== Goal of the exercise ==
Retype each line of the listing below, from the first through the one holding "(a) gross monthly", with no other lines.

== Entries provided ==
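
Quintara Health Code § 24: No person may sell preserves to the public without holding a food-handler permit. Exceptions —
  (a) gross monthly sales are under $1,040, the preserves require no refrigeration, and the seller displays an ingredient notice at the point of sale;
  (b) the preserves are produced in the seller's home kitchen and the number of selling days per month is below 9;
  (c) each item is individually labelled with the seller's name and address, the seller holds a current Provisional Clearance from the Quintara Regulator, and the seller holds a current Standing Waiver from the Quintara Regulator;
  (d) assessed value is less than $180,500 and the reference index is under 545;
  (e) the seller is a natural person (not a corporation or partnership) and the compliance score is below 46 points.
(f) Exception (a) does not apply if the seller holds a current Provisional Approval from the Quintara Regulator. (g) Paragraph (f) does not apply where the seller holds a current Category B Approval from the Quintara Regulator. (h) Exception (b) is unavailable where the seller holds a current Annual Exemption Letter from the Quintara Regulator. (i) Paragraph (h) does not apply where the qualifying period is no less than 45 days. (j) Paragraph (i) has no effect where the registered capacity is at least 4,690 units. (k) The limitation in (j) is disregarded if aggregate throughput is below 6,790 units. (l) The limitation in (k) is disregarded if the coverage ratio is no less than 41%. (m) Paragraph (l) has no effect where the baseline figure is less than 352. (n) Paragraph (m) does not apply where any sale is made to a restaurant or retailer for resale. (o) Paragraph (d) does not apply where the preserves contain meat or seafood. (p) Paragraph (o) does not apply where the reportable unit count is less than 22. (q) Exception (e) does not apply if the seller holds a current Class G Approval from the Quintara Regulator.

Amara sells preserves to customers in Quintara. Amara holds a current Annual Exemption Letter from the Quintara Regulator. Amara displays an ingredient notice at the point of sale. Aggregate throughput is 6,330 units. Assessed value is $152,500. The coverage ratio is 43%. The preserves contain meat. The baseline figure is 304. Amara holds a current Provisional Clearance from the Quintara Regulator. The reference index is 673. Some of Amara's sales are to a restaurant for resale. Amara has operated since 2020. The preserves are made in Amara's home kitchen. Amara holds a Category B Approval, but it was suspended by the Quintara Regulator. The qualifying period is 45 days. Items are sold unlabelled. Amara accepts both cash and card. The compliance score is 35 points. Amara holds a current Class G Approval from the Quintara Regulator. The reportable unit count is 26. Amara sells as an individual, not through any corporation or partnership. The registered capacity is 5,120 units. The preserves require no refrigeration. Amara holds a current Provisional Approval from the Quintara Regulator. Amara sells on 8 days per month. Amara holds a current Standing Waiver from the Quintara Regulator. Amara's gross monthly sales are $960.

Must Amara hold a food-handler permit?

All of (a)'s requirements are met (gross monthly sales are $960, under the $1,040 limit; the preserves are shelf-stable; an ingredient notice is displayed). However, paragraphs (f)–(g) must be considered: (f) is engaged — a current Provisional Approval is held. (g) is inapplicable (no current Category B Approval is held), so (f) stands. (a) is therefore removed.
Exception (b): the preserves are home-kitchen produced; the number of selling days per month is 8, below the 9 limit — every condition holds. But applying paragraphs (h)–(n): (h) operates against (b): a current Annual Exemption Letter is held. (i) would limit (h) — the qualifying period is 45 days, meeting the 45 days threshold — but (j) sets (i) aside: (j) operates against (i): the registered capacity is 5,120 units, meeting the 4,690 units threshold. (k) is engaged (aggregate throughput is 6,330 units, below the 6,790 units limit), but yields to (l): (l) applies — the coverage ratio is 43%, meeting the 41% threshold. (m) is engaged (the baseline figure is 304, less than the 352 limit), but is overridden by (n): (n) operates against (m): some sales are to a restaurant for resale. Exception (b) does not apply.
Exception (c) requires that each item is individually labelled with the seller's name and address; but items are sold unlabelled, so (c) is unavailable.
Exception (d) requires that the reference index is under 545; but the reference index is 673, not under 545, so (d) is unavailable.
Exception (e): the seller is a natural person; the compliance score is 35 points, below the 46 points limit — every condition holds. However, paragraph (q) must be considered: (q) operates against (e): a current Class G Approval is held. (e) is therefore removed.
Every exception is unavailable, so the rule governs.

Yes — Amara must hold a food-handler permit.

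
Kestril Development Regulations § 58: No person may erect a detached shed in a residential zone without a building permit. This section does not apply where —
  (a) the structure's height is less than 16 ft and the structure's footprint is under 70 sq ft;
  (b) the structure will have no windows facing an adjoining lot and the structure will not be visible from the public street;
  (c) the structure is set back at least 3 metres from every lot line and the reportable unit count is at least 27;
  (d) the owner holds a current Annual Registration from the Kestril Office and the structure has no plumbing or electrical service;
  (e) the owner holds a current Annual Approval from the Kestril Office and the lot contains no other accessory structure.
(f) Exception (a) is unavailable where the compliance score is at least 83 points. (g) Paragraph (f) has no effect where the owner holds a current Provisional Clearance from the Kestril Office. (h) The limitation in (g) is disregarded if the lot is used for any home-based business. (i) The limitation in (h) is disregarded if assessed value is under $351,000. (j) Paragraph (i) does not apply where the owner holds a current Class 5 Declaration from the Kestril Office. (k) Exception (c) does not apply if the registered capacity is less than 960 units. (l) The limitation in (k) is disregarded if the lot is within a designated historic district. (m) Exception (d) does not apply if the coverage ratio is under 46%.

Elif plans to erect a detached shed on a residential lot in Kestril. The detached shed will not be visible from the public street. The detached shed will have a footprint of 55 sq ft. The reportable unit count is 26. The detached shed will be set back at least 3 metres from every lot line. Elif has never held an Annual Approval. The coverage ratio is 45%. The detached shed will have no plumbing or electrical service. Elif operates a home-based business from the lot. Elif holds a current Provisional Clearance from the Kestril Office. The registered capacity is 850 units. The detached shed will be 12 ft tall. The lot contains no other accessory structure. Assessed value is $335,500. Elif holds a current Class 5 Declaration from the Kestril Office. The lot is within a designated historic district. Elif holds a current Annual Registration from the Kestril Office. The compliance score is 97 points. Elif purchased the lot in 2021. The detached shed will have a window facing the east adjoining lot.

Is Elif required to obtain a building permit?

All of (a)'s requirements are met (the structure's height is 12 ft, less than the 16 ft limit; the structure's footprint is 55 sq ft, under the 70 sq ft limit). However, paragraphs (f)–(j) must be considered: (f) operates against (a): the compliance score is 97 points, meeting the 83 points threshold. (g) operates (a current Provisional Clearance is held), but yields to (h): (h) operates against (g): a home-based business operates on the lot. (i) would limit (h) — assessed value is $335,500, under the $351,000 limit — but (j) sets (i) aside: (j) operates against (i): a current Class 5 Declaration is held. So (a) is unavailable.
Exception (b) does not apply: a window faces an adjoining lot.
Exception (c) requires that the reportable unit count is at least 27; but the reportable unit count is 26, short of 27, so (c) is unavailable.
Exception (d): a current Annual Registration is held; there is no plumbing or electrical service — every condition holds. But: (m) operates — the coverage ratio is 45%, under the 46% limit. Exception (d) does not apply.
Exception (e) requires that the owner holds a current Annual Approval from the Kestril Office; but there is no Annual Approval in force, so (e) is unavailable.
None of the exceptions is available; § 58 applies in full.

Yes — Elif must obtain a building permit.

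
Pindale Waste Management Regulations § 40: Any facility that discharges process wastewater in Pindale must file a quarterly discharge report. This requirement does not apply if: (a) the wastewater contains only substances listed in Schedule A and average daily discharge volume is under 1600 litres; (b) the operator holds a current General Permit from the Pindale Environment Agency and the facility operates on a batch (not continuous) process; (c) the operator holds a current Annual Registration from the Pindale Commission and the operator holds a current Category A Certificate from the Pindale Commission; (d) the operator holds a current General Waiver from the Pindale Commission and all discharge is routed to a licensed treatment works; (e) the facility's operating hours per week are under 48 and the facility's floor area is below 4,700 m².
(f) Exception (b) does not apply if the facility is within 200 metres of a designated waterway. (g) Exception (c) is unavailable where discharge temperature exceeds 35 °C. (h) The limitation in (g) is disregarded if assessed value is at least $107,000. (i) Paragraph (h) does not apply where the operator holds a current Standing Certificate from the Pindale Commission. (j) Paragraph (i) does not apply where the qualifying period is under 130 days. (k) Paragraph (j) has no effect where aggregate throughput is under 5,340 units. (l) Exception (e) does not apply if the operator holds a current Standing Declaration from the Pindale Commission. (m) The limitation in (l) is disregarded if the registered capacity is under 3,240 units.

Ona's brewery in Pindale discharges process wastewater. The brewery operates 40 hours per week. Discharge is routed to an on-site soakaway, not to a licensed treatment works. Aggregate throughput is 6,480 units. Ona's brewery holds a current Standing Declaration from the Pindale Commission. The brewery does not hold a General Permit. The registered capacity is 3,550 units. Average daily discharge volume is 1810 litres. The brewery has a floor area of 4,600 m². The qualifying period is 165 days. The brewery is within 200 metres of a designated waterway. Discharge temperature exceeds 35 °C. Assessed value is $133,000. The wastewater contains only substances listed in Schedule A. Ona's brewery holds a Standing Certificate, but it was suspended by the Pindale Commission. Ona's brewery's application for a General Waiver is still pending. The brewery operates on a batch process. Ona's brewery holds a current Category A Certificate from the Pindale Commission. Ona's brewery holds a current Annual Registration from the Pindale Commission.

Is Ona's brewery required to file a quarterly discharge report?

No — exception (c) applies; Ona's brewery is not required to file a quarterly discharge report.

Exception (a) requires that average daily discharge volume is under 1600 litres; but average daily discharge volume is 1810 litres, not under 1600 litres, so (a) is unavailable.
Exception (b) fails — no General Permit is held.
All of (c)'s requirements are met (a current Annual Registration is held; a current Category A Certificate is held). Considering the limiting provisions: (g) would limit (c) — discharge temperature exceeds 35 °C — but (h) sets (g) aside: (h) operates against (g): assessed value is $133,000, meeting the $107,000 threshold. (i) is not triggered (there is no Standing Certificate in force), so (h) stands. (c) remains available.
Exception (d) requires that the operator holds a current General Waiver from the Pindale Commission; but there is no General Waiver in force, so (d) is unavailable.
Exception (e)'s conditions are all satisfied: the facility's operating hours per week are 40, under the 48 limit; the facility's floor area is 4,600 m², below the 4,700 m² limit. Turning to paragraphs (l)–(m): (l) is engaged — a current Standing Declaration is held. (m) is inapplicable (the registered capacity is 3,550 units, not under 3,240 units), so (l) stands. Exception (e) does not apply.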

== Answer for this exercise ==
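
Quintara Health Code § 24: No person may sell preserves to the public without holding a food-handler permit. Exceptions —
  (a) gross monthly sales are under $1,040, the preserves require no refrigeration, and the seller displays an ingredient notice at the point of sale;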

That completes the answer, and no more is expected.